┌─ GIVEN DATA

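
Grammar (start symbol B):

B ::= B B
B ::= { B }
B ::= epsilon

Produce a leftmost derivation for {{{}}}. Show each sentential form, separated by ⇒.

B ⇒ BB ⇒ {B}B ⇒ {{B}}B ⇒ {{{B}}}B ⇒ {{{}}}B ⇒ {{{}}}

B ⇒ BB   [B ::= B B]
BB ⇒ {B}B   [B ::= { B }]
{B}B ⇒ {{B}}B   [B ::= { B }]
{{B}}B ⇒ {{{B}}}B   [B ::= { B }]
{{{B}}}B ⇒ {{{}}}B   [B ::= epsilon]
{{{}}}B ⇒ {{{}}}   [B ::= epsilon]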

└─

TRY IT — Nothing but the lines from the one with "Produce a leftmost" through the end of the data above should be reproduced, each exactly, both ends included.

TASK OUTPUT —
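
Produce a leftmost derivation for {{{}}}. Show each sentential form, separated by ⇒.

B ⇒ BB ⇒ {B}B ⇒ {{B}}B ⇒ {{{B}}}B ⇒ {{{}}}B ⇒ {{{}}}

B ⇒ BB   [B ::= B B]
BB ⇒ {B}B   [B ::= { B }]
{B}B ⇒ {{B}}B   [B ::= { B }]
{{B}}B ⇒ {{{B}}}B   [B ::= { B }]
{{{B}}}B ⇒ {{{}}}B   [B ::= epsilon]
{{{}}}B ⇒ {{{}}}   [B ::= epsilon]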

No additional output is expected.